[Opening Data extract section]
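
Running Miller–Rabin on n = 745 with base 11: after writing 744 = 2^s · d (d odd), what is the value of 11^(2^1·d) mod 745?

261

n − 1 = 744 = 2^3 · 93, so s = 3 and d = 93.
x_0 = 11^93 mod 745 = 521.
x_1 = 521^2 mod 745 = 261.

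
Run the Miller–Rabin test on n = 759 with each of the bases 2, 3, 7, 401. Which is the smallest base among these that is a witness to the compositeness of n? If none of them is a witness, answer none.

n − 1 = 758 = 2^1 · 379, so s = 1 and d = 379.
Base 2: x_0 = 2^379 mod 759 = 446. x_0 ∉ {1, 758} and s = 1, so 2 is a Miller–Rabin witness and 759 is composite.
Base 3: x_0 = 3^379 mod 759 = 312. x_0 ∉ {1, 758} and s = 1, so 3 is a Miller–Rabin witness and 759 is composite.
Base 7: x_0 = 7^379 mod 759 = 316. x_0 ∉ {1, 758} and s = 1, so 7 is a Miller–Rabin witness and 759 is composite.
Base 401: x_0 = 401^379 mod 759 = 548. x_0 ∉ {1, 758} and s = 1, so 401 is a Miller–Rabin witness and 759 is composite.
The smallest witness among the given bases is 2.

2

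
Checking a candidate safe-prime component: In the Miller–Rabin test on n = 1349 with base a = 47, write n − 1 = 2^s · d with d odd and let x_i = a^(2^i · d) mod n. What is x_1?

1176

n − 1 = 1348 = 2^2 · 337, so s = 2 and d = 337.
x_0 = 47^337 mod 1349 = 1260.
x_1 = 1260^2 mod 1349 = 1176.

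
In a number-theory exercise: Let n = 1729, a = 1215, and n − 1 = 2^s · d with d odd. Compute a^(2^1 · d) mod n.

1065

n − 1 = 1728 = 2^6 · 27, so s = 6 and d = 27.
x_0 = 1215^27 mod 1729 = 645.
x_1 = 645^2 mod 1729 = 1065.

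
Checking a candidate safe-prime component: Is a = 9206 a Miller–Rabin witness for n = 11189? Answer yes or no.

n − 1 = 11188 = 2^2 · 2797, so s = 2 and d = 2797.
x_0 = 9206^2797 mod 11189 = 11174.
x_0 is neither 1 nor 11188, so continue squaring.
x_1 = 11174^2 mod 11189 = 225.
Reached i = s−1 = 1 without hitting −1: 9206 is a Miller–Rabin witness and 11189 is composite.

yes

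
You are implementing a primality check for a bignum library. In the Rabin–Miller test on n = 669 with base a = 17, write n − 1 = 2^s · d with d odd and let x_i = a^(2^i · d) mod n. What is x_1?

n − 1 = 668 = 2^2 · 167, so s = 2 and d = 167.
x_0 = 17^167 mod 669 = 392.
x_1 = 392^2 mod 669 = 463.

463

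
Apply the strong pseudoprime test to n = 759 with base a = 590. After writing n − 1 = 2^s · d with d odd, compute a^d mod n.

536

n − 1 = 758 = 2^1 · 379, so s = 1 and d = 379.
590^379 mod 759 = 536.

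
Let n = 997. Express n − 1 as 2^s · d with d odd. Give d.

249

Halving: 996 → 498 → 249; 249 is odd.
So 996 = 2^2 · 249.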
[Closing Data extract section]
Each entry above needs to be duplicated verbatim.

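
Running Miller–Rabin on n = 745 with base 11: after writing 744 = 2^s · d (d odd), what is the value of 11^(2^1·d) mod 745?

261

n − 1 = 744 = 2^3 · 93, so s = 3 and d = 93.
x_0 = 11^93 mod 745 = 521.
x_1 = 521^2 mod 745 = 261.

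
Run the Miller–Rabin test on n = 759 with each of the bases 2, 3, 7, 401. Which is the smallest base among these that is a witness to the compositeness of n? If none of them is a witness, answer none.

n − 1 = 758 = 2^1 · 379, so s = 1 and d = 379.
Base 2: x_0 = 2^379 mod 759 = 446. x_0 ∉ {1, 758} and s = 1, so 2 is a Miller–Rabin witness and 759 is composite.
Base 3: x_0 = 3^379 mod 759 = 312. x_0 ∉ {1, 758} and s = 1, so 3 is a Miller–Rabin witness and 759 is composite.
Base 7: x_0 = 7^379 mod 759 = 316. x_0 ∉ {1, 758} and s = 1, so 7 is a Miller–Rabin witness and 759 is composite.
Base 401: x_0 = 401^379 mod 759 = 548. x_0 ∉ {1, 758} and s = 1, so 401 is a Miller–Rabin witness and 759 is composite.
The smallest witness among the given bases is 2.

2

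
Checking a candidate safe-prime component: In the Miller–Rabin test on n = 1349 with base a = 47, write n − 1 = 2^s · d with d odd and let x_i = a^(2^i · d) mod n. What is x_1?

1176

n − 1 = 1348 = 2^2 · 337, so s = 2 and d = 337.
x_0 = 47^337 mod 1349 = 1260.
x_1 = 1260^2 mod 1349 = 1176.

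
In a number-theory exercise: Let n = 1729, a = 1215, and n − 1 = 2^s · d with d odd. Compute a^(2^1 · d) mod n.

1065

n − 1 = 1728 = 2^6 · 27, so s = 6 and d = 27.
x_0 = 1215^27 mod 1729 = 645.
x_1 = 645^2 mod 1729 = 1065.

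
Checking a candidate safe-prime component: Is a = 9206 a Miller–Rabin witness for n = 11189? Answer yes or no.

n − 1 = 11188 = 2^2 · 2797, so s = 2 and d = 2797.
x_0 = 9206^2797 mod 11189 = 11174.
x_0 is neither 1 nor 11188, so continue squaring.
x_1 = 11174^2 mod 11189 = 225.
Reached i = s−1 = 1 without hitting −1: 9206 is a Miller–Rabin witness and 11189 is composite.

yes

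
You are implementing a primality check for a bignum library. In the Rabin–Miller test on n = 669 with base a = 17, write n − 1 = 2^s · d with d odd and let x_i = a^(2^i · d) mod n. What is x_1?

n − 1 = 668 = 2^2 · 167, so s = 2 and d = 167.
x_0 = 17^167 mod 669 = 392.
x_1 = 392^2 mod 669 = 463.

463

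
Apply the strong pseudoprime test to n = 759 with base a = 590. After writing n − 1 = 2^s · d with d odd, compute a^d mod n.

536

n − 1 = 758 = 2^1 · 379, so s = 1 and d = 379.
590^379 mod 759 = 536.

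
Let n = 997. Express n − 1 as 2^s · d with d odd. Give d.

249

Halving: 996 → 498 → 249; 249 is odd.
So 996 = 2^2 · 249.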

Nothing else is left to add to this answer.